EXERCISE AIM » Each line of the data should be duplicated precisely.

ENTRIES PROVIDED »
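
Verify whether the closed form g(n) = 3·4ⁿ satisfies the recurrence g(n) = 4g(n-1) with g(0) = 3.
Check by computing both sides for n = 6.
From the recurrence with g(0) = 3:
  g(0) = 3, g(1) = 12, g(2) = 48, g(3) = 192, g(4) = 768, g(5) = 3072, g(6) = 12288
  so the recurrence gives g(6) = 12288.
From the proposed closed form g(n) = 3·4ⁿ:
  g(6) = 12288.
Both sides give 12288 at n = 6, and the initial condition(s) match, so the closed form is consistent.

Yes, the closed form is correct.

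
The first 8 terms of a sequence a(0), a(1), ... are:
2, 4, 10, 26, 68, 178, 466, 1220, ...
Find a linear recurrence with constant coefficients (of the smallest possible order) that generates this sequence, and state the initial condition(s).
Look for the lowest-order linear relation among consecutive terms.
Observation: a(n) - 3·a(n-1) - (-1)·a(n-2) = 0 holds for the shown terms, and no order-1 relation a(n) = α·a(n-1) + β fits.
Check at n=3: 3·10 + (-1)·4 = 26. ✓

a(n) = 3a(n-1) - a(n-2), a(0) = 2, a(1) = 4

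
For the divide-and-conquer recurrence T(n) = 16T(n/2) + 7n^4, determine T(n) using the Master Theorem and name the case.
Master Theorem template: T(n) = a·T(n/b) + f(n).
Here: a=16, b=2, f(n)=7n^4
Compute log_b(a) = log_2(16) = 4.
f(n) = 7n^4 = Θ(n^4). Case 2: T(n) = Θ(n^4 log n).

Case 2: T(n) = Θ(n^4 log n)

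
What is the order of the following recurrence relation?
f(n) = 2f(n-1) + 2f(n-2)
The order is the largest lag k for which f(n-k) appears. Here the deepest term is f(n-2), so the order is 2.

Order 2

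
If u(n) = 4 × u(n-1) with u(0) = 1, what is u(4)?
Computing step by step:
u(0) = 1
u(1) = 4 × 1 = 4
u(2) = 4 × 4 = 16
u(3) = 4 × 16 = 64
u(4) = 4 × 64 = 256

256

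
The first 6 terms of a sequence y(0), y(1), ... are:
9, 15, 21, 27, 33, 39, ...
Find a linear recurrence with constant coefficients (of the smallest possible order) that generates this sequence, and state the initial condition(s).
Look for the lowest-order linear relation among consecutive terms.
Observation: consecutive differences are constant (= 6).
Check at n=2: 1·15 + 6 = 21. ✓

y(n) = y(n-1) + 6, y(0) = 9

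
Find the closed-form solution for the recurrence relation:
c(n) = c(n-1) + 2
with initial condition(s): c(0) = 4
Recurrence: c(n) = c(n-1) + 2, initial: c(0) = 4.
Each step adds 2, so c(n) = c(0) + 2n = 2n + 4.

c(n) = 2n + 4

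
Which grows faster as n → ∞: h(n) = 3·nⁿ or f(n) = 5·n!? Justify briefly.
Comparing growth rates:
Growth-rate hierarchy: log n ≺ any polynomial ≺ any exponential cⁿ (c>1) ≺ n! ≺ nⁿ.
super-exponential nⁿ dominates factorial asymptotically.

h(n) grows faster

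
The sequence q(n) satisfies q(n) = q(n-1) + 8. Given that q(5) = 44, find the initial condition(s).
q(5) = q(0) + 5·8, so q(0) = 44 - 40 = 4.

q(0) = 4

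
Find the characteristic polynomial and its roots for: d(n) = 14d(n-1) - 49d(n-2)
Substitute d(n) = rⁿ and divide through by rⁿ⁻²: r² - 14r + 49 = 0
Factor: (r - 7)² = 0, so r = 7 (double root).
General solution: d(n) = (A + Bn)·7ⁿ

Characteristic: r² - 14r + 49 = 0, Roots: r = 7 (double root)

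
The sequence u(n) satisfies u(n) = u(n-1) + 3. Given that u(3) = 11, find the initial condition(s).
u(3) = u(0) + 3·3, so u(0) = 11 - 9 = 2.

u(0) = 2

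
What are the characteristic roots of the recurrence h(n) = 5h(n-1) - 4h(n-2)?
Substitute h(n) = rⁿ and divide through by rⁿ⁻²: r² - 5r + 4 = 0
Factor: (r - 4)(r - 1) = 0, so r = 4, 1.
General solution: h(n) = A·4ⁿ + B·1ⁿ

Characteristic: r² - 5r + 4 = 0, Roots: r = 4, 1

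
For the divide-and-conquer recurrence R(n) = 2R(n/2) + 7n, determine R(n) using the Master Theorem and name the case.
Master Theorem template: R(n) = a·R(n/b) + f(n).
Here: a=2, b=2, f(n)=7n
Compute log_b(a) = log_2(2) = 1.
f(n) = 7n = Θ(n). Case 2: R(n) = Θ(n log n).

Case 2: R(n) = Θ(n log n)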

OUTPUT »
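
Verify whether the closed form g(n) = 3·4ⁿ satisfies the recurrence g(n) = 4g(n-1) with g(0) = 3.
Check by computing both sides for n = 6.
From the recurrence with g(0) = 3:
  g(0) = 3, g(1) = 12, g(2) = 48, g(3) = 192, g(4) = 768, g(5) = 3072, g(6) = 12288
  so the recurrence gives g(6) = 12288.
From the proposed closed form g(n) = 3·4ⁿ:
  g(6) = 12288.
Both sides give 12288 at n = 6, and the initial condition(s) match, so the closed form is consistent.

Yes, the closed form is correct.

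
The first 8 terms of a sequence a(0), a(1), ... are:
2, 4, 10, 26, 68, 178, 466, 1220, ...
Find a linear recurrence with constant coefficients (of the smallest possible order) that generates this sequence, and state the initial condition(s).
Look for the lowest-order linear relation among consecutive terms.
Observation: a(n) - 3·a(n-1) - (-1)·a(n-2) = 0 holds for the shown terms, and no order-1 relation a(n) = α·a(n-1) + β fits.
Check at n=3: 3·10 + (-1)·4 = 26. ✓

a(n) = 3a(n-1) - a(n-2), a(0) = 2, a(1) = 4

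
For the divide-and-conquer recurrence T(n) = 16T(n/2) + 7n^4, determine T(n) using the Master Theorem and name the case.
Master Theorem template: T(n) = a·T(n/b) + f(n).
Here: a=16, b=2, f(n)=7n^4
Compute log_b(a) = log_2(16) = 4.
f(n) = 7n^4 = Θ(n^4). Case 2: T(n) = Θ(n^4 log n).

Case 2: T(n) = Θ(n^4 log n)

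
What is the order of the following recurrence relation?
f(n) = 2f(n-1) + 2f(n-2)
The order is the largest lag k for which f(n-k) appears. Here the deepest term is f(n-2), so the order is 2.

Order 2

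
If u(n) = 4 × u(n-1) with u(0) = 1, what is u(4)?
Computing step by step:
u(0) = 1
u(1) = 4 × 1 = 4
u(2) = 4 × 4 = 16
u(3) = 4 × 16 = 64
u(4) = 4 × 64 = 256

256

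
The first 6 terms of a sequence y(0), y(1), ... are:
9, 15, 21, 27, 33, 39, ...
Find a linear recurrence with constant coefficients (of the smallest possible order) that generates this sequence, and state the initial condition(s).
Look for the lowest-order linear relation among consecutive terms.
Observation: consecutive differences are constant (= 6).
Check at n=2: 1·15 + 6 = 21. ✓

y(n) = y(n-1) + 6, y(0) = 9

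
Find the closed-form solution for the recurrence relation:
c(n) = c(n-1) + 2
with initial condition(s): c(0) = 4
Recurrence: c(n) = c(n-1) + 2, initial: c(0) = 4.
Each step adds 2, so c(n) = c(0) + 2n = 2n + 4.

c(n) = 2n + 4

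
Which grows faster as n → ∞: h(n) = 3·nⁿ or f(n) = 5·n!? Justify briefly.
Comparing growth rates:
Growth-rate hierarchy: log n ≺ any polynomial ≺ any exponential cⁿ (c>1) ≺ n! ≺ nⁿ.
super-exponential nⁿ dominates factorial asymptotically.

h(n) grows faster

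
The sequence q(n) satisfies q(n) = q(n-1) + 8. Given that q(5) = 44, find the initial condition(s).
q(5) = q(0) + 5·8, so q(0) = 44 - 40 = 4.

q(0) = 4

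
Find the characteristic polynomial and its roots for: d(n) = 14d(n-1) - 49d(n-2)
Substitute d(n) = rⁿ and divide through by rⁿ⁻²: r² - 14r + 49 = 0
Factor: (r - 7)² = 0, so r = 7 (double root).
General solution: d(n) = (A + Bn)·7ⁿ

Characteristic: r² - 14r + 49 = 0, Roots: r = 7 (double root)

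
The sequence u(n) satisfies u(n) = u(n-1) + 3. Given that u(3) = 11, find the initial condition(s).
u(3) = u(0) + 3·3, so u(0) = 11 - 9 = 2.

u(0) = 2

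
What are the characteristic roots of the recurrence h(n) = 5h(n-1) - 4h(n-2)?
Substitute h(n) = rⁿ and divide through by rⁿ⁻²: r² - 5r + 4 = 0
Factor: (r - 4)(r - 1) = 0, so r = 4, 1.
General solution: h(n) = A·4ⁿ + B·1ⁿ

Characteristic: r² - 5r + 4 = 0, Roots: r = 4, 1

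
For the divide-and-conquer recurrence R(n) = 2R(n/2) + 7n, determine R(n) using the Master Theorem and name the case.
Master Theorem template: R(n) = a·R(n/b) + f(n).
Here: a=2, b=2, f(n)=7n
Compute log_b(a) = log_2(2) = 1.
f(n) = 7n = Θ(n). Case 2: R(n) = Θ(n log n).

Case 2: R(n) = Θ(n log n)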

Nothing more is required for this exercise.